■ **Task description**
Below are lines of data, and only some are wanted. Please repeat exactly those from the line that has "Produce the local" through the line that has "f(σ) = (-3*σ/4".

■ **Material provided**
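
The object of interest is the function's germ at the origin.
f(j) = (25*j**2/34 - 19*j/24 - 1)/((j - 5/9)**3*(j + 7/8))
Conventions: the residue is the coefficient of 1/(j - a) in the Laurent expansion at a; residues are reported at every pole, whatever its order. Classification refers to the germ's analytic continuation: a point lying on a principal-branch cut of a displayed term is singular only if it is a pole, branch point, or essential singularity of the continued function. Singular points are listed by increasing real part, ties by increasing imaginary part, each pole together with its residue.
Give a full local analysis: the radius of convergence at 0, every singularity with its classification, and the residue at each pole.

Radius of convergence at 0: 5/9.
At -7/8: a pole of order 1; residue -1622268/18576359.
At 5/9: a pole of order 3; residue 1622268/18576359.

Denominator factor (j + 7/8): pole of order 1 at -7/8, modulus 7/8.
Denominator factor (j - 5/9)^3: pole of order 3 at 5/9, modulus 5/9.
The radius of convergence is the smallest modulus among the singular points: 5/9.
At the order-1 pole -7/8 set g(j) = (j - (-7/8))*f(j) = (25*j**2/34 - 19*j/24 - 1)/(j - 5/9)**3.
Simple pole: residue = g(a) at a = -7/8, which is -1622268/18576359.
At the order-3 pole 5/9 set g(j) = (j - (5/9))^3*f(j) = (25*j**2/34 - 19*j/24 - 1)/(j + 7/8).
Order-3 pole: residue = g''(a)/2; g''(5/9) = 3244536/18576359, so the residue is 1622268/18576359.
List the singular points by increasing real part (a conjugate pair: the negative imaginary part first).


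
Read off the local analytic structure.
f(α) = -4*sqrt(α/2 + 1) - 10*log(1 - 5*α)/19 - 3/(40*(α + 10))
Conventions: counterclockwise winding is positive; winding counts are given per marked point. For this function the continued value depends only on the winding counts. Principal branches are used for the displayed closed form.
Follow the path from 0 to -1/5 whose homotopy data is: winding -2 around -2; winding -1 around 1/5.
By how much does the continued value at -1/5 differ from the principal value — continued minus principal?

Continued minus principal equals (20/19)*pi*i.

The rational part is single-valued and drops out of the difference; each branch term changes only by its own monodromy.
(-4)*sqrt(1 - α/(-2)): winding -2 is even, the square root returns to the same sheet, contribution 0.
(-10/19)*log(1 - α/(1/5)): each positive loop around 1/5 adds 2*pi*i to the log, so winding -1 contributes (-10/19)*(-1)*2*pi*i = (20/19)*pi*i.
Summing the contributions at α = -1/5 gives (20/19)*pi*i.


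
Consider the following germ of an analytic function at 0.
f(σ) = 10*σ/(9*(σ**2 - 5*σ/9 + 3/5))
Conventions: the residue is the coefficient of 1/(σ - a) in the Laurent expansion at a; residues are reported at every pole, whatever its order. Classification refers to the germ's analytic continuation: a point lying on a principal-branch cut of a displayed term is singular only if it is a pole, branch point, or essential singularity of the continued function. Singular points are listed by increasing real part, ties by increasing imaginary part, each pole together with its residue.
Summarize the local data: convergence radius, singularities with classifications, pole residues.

Radius of convergence at 0: (1/5)*sqrt(15).
At (5/18) - ((11/90)*sqrt(35))*i: a pole of order 1; residue (5/9) + ((25/693)*sqrt(35))*i.
At (5/18) + ((11/90)*sqrt(35))*i: a pole of order 1; residue (5/9) - ((25/693)*sqrt(35))*i.

Denominator factor (σ**2 - 5*σ/9 + 3/5): discriminant -847/405, complex-conjugate roots (5/18) + ((11/90)*sqrt(35))*i and (5/18) - ((11/90)*sqrt(35))*i; poles of order 1, moduli (1/5)*sqrt(15) and (1/5)*sqrt(15).
The radius of convergence is the smallest modulus among the singular points: (1/5)*sqrt(15).
The factor σ**2 - 5*σ/9 + 3/5 splits as (σ - a)(σ - a') with a = (5/18) - ((11/90)*sqrt(35))*i, a' = (5/18) + ((11/90)*sqrt(35))*i. At the order-1 pole a set g(σ) = (σ - a)*f(σ) = [10*σ/9] / (σ - a').
Simple pole: residue = g(a) at a = (5/18) - ((11/90)*sqrt(35))*i, which is (5/9) + ((25/693)*sqrt(35))*i.
The factor σ**2 - 5*σ/9 + 3/5 splits as (σ - a)(σ - a') with a = (5/18) + ((11/90)*sqrt(35))*i, a' = (5/18) - ((11/90)*sqrt(35))*i. At the order-1 pole a set g(σ) = (σ - a)*f(σ) = [10*σ/9] / (σ - a').
Simple pole: residue = g(a) at a = (5/18) + ((11/90)*sqrt(35))*i, which is (5/9) - ((25/693)*sqrt(35))*i.
List the singular points by increasing real part (a conjugate pair: the negative imaginary part first).


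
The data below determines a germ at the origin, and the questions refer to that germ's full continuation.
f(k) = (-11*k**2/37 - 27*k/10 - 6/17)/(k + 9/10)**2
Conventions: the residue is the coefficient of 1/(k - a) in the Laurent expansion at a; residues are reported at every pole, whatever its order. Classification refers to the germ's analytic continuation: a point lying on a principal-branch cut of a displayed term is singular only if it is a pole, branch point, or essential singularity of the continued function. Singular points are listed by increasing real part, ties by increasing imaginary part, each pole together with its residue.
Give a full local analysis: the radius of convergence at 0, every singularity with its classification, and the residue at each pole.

Denominator factor (k + 9/10)^2: pole of order 2 at -9/10, modulus 9/10.
The radius of convergence is the smallest modulus among the singular points: 9/10.
At the order-2 pole -9/10 set g(k) = (k - (-9/10))^2*f(k) = -11*k**2/37 - 27*k/10 - 6/17.
Order-2 pole: residue = g'(a); g'(-9/10) = -801/370, so the residue is -801/370.

Radius of convergence at 0: 9/10.
At -9/10: a pole of order 2; residue -801/370.


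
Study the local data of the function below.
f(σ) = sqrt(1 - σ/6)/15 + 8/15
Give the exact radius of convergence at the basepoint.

Branch term (1/15)*sqrt(1 - σ/(6)): its argument vanishes at σ = 6, a square-root branch point, modulus 6.
The radius of convergence is the smallest modulus among the singular points: 6.

The radius of convergence is 6.


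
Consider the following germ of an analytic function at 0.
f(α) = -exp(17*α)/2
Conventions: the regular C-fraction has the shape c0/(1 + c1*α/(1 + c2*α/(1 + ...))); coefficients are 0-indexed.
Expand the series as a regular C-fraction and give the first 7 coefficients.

The regular C-fraction coefficients are [-1/2, -17, 17/2, -17/6, 17/6, -17/10, 17/10].

Taylor coefficients (expand at 0): a_0 = -1/2, a_1 = -17/2, a_2 = -289/4, a_3 = -4913/12, a_4 = -83521/48, a_5 = -1419857/240, a_6 = -24137569/1440.
c0 = a_0 = -1/2. Peel one level at a time: if S = 1 + c*α/S' with S'(0) = 1, then c is the α-coefficient of S and S' = c*α/(S - 1).
S_1 = c0/f = 1 + (-17)*α + (289/2)*α^2 + ...; c1 = -17.
S_2 = c1*α/(S_1 - 1) = 1 + (17/2)*α + (289/12)*α^2 + ...; c2 = 17/2.
S_3 = c2*α/(S_2 - 1) = 1 + (-17/6)*α + (289/36)*α^2 + ...; c3 = -17/6.
S_4 = c3*α/(S_3 - 1) = 1 + (17/6)*α + (289/60)*α^2 + ...; c4 = 17/6.
S_5 = c4*α/(S_4 - 1) = 1 + (-17/10)*α + (289/100)*α^2 + ...; c5 = -17/10.
S_6 = c5*α/(S_5 - 1) = 1 + (17/10)*α + ...; c6 = 17/10.


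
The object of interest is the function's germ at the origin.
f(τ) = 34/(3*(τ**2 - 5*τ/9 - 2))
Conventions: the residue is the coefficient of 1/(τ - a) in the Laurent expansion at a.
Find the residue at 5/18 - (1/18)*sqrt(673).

The factor τ**2 - 5*τ/9 - 2 splits as (τ - a)(τ - a') with a = 5/18 - (1/18)*sqrt(673), a' = 5/18 + (1/18)*sqrt(673). At the order-1 pole a set g(τ) = (τ - a)*f(τ) = [34/3] / (τ - a').
Simple pole: residue = g(a) at a = 5/18 - (1/18)*sqrt(673), which is -(102/673)*sqrt(673).

The residue is -(102/673)*sqrt(673).


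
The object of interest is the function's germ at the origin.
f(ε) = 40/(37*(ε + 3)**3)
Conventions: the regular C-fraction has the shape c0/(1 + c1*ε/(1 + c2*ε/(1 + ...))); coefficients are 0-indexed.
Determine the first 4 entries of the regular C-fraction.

Taylor coefficients (expand at 0): a_0 = 40/999, a_1 = -40/999, a_2 = 80/2997, a_3 = -400/26973.
c0 = a_0 = 40/999. Peel one level at a time: if S = 1 + c*ε/S' with S'(0) = 1, then c is the ε-coefficient of S and S' = c*ε/(S - 1).
S_1 = c0/f = 1 + (1)*ε + (1/3)*ε^2 + ...; c1 = 1.
S_2 = c1*ε/(S_1 - 1) = 1 + (-1/3)*ε + (2/27)*ε^2 + ...; c2 = -1/3.
S_3 = c2*ε/(S_2 - 1) = 1 + (2/9)*ε + ...; c3 = 2/9.

The regular C-fraction coefficients are [40/999, 1, -1/3, 2/9].


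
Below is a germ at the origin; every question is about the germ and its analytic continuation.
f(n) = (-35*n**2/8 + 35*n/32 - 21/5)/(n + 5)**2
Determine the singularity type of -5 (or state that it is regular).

The point is a pole of order 2.

The denominator factor n + 5 vanishes at -5 and appears to the power 2; the numerator there equals -19047/160, nonzero, and no other factor vanishes.
Hence a pole whose order is the multiplicity, 2.


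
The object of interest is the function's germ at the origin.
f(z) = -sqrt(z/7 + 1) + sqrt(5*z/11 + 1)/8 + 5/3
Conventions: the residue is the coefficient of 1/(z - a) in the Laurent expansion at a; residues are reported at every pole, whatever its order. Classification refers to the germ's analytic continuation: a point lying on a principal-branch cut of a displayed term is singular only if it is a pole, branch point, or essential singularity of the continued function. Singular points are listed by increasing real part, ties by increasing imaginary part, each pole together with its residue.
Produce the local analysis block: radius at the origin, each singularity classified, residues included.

Branch term (1/8)*sqrt(1 - z/(-11/5)): its argument vanishes at z = -11/5, a square-root branch point, modulus 11/5.
Branch term (-1)*sqrt(1 - z/(-7)): its argument vanishes at z = -7, a square-root branch point, modulus 7.
The radius of convergence is the smallest modulus among the singular points: 11/5.
List the singular points by increasing real part (a conjugate pair: the negative imaginary part first).

Radius of convergence at 0: 11/5.
At -7: an algebraic (square-root) branch point.
At -11/5: an algebraic (square-root) branch point.


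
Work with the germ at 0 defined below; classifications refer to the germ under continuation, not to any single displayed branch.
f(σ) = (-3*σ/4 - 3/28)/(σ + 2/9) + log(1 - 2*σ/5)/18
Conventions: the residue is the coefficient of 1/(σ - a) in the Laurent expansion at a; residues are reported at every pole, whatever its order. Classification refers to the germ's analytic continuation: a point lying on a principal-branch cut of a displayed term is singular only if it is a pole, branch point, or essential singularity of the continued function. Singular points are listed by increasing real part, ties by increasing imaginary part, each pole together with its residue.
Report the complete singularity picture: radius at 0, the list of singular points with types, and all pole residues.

Radius of convergence at 0: 2/9.
At -2/9: a pole of order 1; residue 5/84.
At 5/2: a logarithmic branch point.

Denominator factor (σ + 2/9): pole of order 1 at -2/9, modulus 2/9.
Branch term (1/18)*log(1 - σ/(5/2)): its argument vanishes at σ = 5/2, a logarithmic branch point, modulus 5/2.
The radius of convergence is the smallest modulus among the singular points: 2/9.
The branch term is analytic at -2/9 and contributes nothing to the residue; only the rational part matters.
At the order-1 pole -2/9 set g(σ) = (σ - (-2/9))*(rational part) = -3*σ/4 - 3/28.
Simple pole: residue = g(a) at a = -2/9, which is 5/84.
List the singular points by increasing real part (a conjugate pair: the negative imaginary part first).


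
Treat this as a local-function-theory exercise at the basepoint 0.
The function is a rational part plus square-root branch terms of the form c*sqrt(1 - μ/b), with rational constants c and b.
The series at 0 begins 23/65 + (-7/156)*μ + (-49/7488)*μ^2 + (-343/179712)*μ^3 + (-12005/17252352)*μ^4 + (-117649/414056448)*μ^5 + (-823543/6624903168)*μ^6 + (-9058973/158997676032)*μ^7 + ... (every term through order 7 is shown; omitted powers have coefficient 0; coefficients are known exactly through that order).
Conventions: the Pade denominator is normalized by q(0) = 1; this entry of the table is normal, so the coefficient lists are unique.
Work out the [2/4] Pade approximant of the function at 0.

Taylor coefficients needed (read off): a_0 = 23/65, a_1 = -7/156, a_2 = -49/7488, a_3 = -343/179712, a_4 = -12005/17252352, a_5 = -117649/414056448, a_6 = -823543/6624903168.
Write the denominator as Q(μ) = 1 + q1*μ + q2*μ^2 + q3*μ^3 + q4*μ^4. Requiring Q*f - P = O(μ^7) with deg P <= 2 kills the coefficients of μ^3..μ^6 in Q*f:
  μ^3: a_3 + q1*a_2 + q2*a_1 + q3*a_0 = 0, i.e. -343/179712 + (-49/7488)*q1 + (-7/156)*q2 + (23/65)*q3 = 0.
  μ^4: a_4 + q1*a_3 + q2*a_2 + q3*a_1 + q4*a_0 = 0, i.e. -12005/17252352 + (-343/179712)*q1 + (-49/7488)*q2 + (-7/156)*q3 + (23/65)*q4 = 0.
  μ^5: a_5 + q1*a_4 + q2*a_3 + q3*a_2 + q4*a_1 = 0, i.e. -117649/414056448 + (-12005/17252352)*q1 + (-343/179712)*q2 + (-49/7488)*q3 + (-7/156)*q4 = 0.
  μ^6: a_6 + q1*a_5 + q2*a_4 + q3*a_3 + q4*a_2 = 0, i.e. -823543/6624903168 + (-117649/414056448)*q1 + (-12005/17252352)*q2 + (-343/179712)*q3 + (-49/7488)*q4 = 0.
Solving this linear system: q1 = -92771/152328, q2 = 461237/7311744, q3 = 186935/87740928, q4 = 996415/8423129088.
The numerator is Q*f truncated at degree 2: P0 = a_0 = 23/65; P1 = a_1 + q1*a_0 = -859341/3300440; P2 = a_2 + q1*a_1 + q2*a_0 = 6828787/158421120.

The Pade approximant has numerator coefficients [23/65, -859341/3300440, 6828787/158421120]; denominator coefficients [1, -92771/152328, 461237/7311744, 186935/87740928, 996415/8423129088].


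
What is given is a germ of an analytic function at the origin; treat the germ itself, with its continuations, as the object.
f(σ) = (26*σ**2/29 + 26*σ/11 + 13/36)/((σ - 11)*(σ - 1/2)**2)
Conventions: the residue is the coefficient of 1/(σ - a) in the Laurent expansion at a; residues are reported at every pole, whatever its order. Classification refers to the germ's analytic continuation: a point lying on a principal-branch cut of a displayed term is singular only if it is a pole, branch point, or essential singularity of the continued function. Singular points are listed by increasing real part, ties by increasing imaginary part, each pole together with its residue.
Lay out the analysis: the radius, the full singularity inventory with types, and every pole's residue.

Denominator factor (σ - 11): pole of order 1 at 11, modulus 11.
Denominator factor (σ - 1/2)^2: pole of order 2 at 1/2, modulus 1/2.
The radius of convergence is the smallest modulus among the singular points: 1/2.
At the order-2 pole 1/2 set g(σ) = (σ - (1/2))^2*f(σ) = (26*σ**2/29 + 26*σ/11 + 13/36)/(σ - 11).
Order-2 pole: residue = g'(a); g'(1/2) = -767/2349, so the residue is -767/2349.
At the order-1 pole 11 set g(σ) = (σ - (11))*f(σ) = (26*σ**2/29 + 26*σ/11 + 13/36)/(σ - 1/2)**2.
Simple pole: residue = g(a) at a = 11, which is 2873/2349.
List the singular points by increasing real part (a conjugate pair: the negative imaginary part first).

Radius of convergence at 0: 1/2.
At 1/2: a pole of order 2; residue -767/2349.
At 11: a pole of order 1; residue 2873/2349.


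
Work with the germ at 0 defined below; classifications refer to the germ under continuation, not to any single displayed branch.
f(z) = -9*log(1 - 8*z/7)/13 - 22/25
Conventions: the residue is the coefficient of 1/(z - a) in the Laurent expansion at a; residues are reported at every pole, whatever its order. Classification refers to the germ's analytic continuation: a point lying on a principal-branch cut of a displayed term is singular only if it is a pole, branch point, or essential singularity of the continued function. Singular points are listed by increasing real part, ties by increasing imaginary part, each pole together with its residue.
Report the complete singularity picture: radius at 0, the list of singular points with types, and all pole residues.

Radius of convergence at 0: 7/8.
At 7/8: a logarithmic branch point.

Branch term (-9/13)*log(1 - z/(7/8)): its argument vanishes at z = 7/8, a logarithmic branch point, modulus 7/8.
The radius of convergence is the smallest modulus among the singular points: 7/8.


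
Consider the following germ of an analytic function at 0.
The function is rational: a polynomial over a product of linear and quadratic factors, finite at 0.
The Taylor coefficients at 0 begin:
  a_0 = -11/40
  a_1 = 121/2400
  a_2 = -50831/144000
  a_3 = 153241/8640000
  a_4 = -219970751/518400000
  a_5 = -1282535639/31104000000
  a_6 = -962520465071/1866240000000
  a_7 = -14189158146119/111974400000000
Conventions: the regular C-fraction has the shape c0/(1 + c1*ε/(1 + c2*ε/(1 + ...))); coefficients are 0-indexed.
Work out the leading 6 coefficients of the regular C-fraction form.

Taylor coefficients (read off): a_0 = -11/40, a_1 = 121/2400, a_2 = -50831/144000, a_3 = 153241/8640000, a_4 = -219970751/518400000, a_5 = -1282535639/31104000000.
c0 = a_0 = -11/40. Peel one level at a time: if S = 1 + c*ε/S' with S'(0) = 1, then c is the ε-coefficient of S and S' = c*ε/(S - 1).
S_1 = c0/f = 1 + (11/60)*ε + (-5/4)*ε^2 + ...; c1 = 11/60.
S_2 = c1*ε/(S_1 - 1) = 1 + (75/11)*ε + (5889/121)*ε^2 + ...; c2 = 75/11.
S_3 = c2*ε/(S_2 - 1) = 1 + (-1963/275)*ε + (64/625)*ε^2 + ...; c3 = -1963/275.
S_4 = c3*ε/(S_3 - 1) = 1 + (704/49075)*ε + (-16896/3853369)*ε^2 + ...; c4 = 704/49075.
S_5 = c4*ε/(S_4 - 1) = 1 + (600/1963)*ε + ...; c5 = 600/1963.

The regular C-fraction coefficients are [-11/40, 11/60, 75/11, -1963/275, 704/49075, 600/1963].


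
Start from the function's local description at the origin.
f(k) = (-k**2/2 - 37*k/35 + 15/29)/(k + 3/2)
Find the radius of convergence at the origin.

The radius of convergence is 3/2.

Denominator factor (k + 3/2): pole of order 1 at -3/2, modulus 3/2.
The radius of convergence is the smallest modulus among the singular points: 3/2.


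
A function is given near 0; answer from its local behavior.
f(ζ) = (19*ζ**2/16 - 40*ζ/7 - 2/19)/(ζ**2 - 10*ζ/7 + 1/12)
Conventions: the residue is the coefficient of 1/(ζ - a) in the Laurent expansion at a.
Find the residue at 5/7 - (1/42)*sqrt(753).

The factor ζ**2 - 10*ζ/7 + 1/12 splits as (ζ - a)(ζ - a') with a = 5/7 - (1/42)*sqrt(753), a' = 5/7 + (1/42)*sqrt(753). At the order-1 pole a set g(ζ) = (ζ - a)*f(ζ) = [19*ζ**2/16 - 40*ζ/7 - 2/19] / (ζ - a').
Simple pole: residue = g(a) at a = 5/7 - (1/42)*sqrt(753), which is -225/112 + (549505/6409536)*sqrt(753).

The residue is -225/112 + (549505/6409536)*sqrt(753).


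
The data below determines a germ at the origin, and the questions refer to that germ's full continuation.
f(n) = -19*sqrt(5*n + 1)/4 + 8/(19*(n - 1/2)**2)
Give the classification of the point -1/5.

The point is an algebraic (square-root) branch point.

The term (-19/4)*sqrt(1 - n/(-1/5)) has argument 1 - -1/5/(-1/5) = 0 at -1/5: a square-root (algebraic, two-sheeted) branch point; the remaining terms are analytic or single-valued there.


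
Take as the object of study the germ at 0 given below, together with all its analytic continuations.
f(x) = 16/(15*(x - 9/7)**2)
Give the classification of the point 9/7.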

■ **Result of this exercise**
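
Produce the local analysis block: radius at the origin, each singularity classified, residues included.

Branch term (1/8)*sqrt(1 - z/(-11/5)): its argument vanishes at z = -11/5, a square-root branch point, modulus 11/5.
Branch term (-1)*sqrt(1 - z/(-7)): its argument vanishes at z = -7, a square-root branch point, modulus 7.
The radius of convergence is the smallest modulus among the singular points: 11/5.
List the singular points by increasing real part (a conjugate pair: the negative imaginary part first).

Radius of convergence at 0: 11/5.
At -7: an algebraic (square-root) branch point.
At -11/5: an algebraic (square-root) branch point.


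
Work with the germ at 0 defined below; classifications refer to the germ under continuation, not to any single displayed branch.
f(σ) = (-3*σ/4 - 3/28)/(σ + 2/9) + log(1 - 2*σ/5)/18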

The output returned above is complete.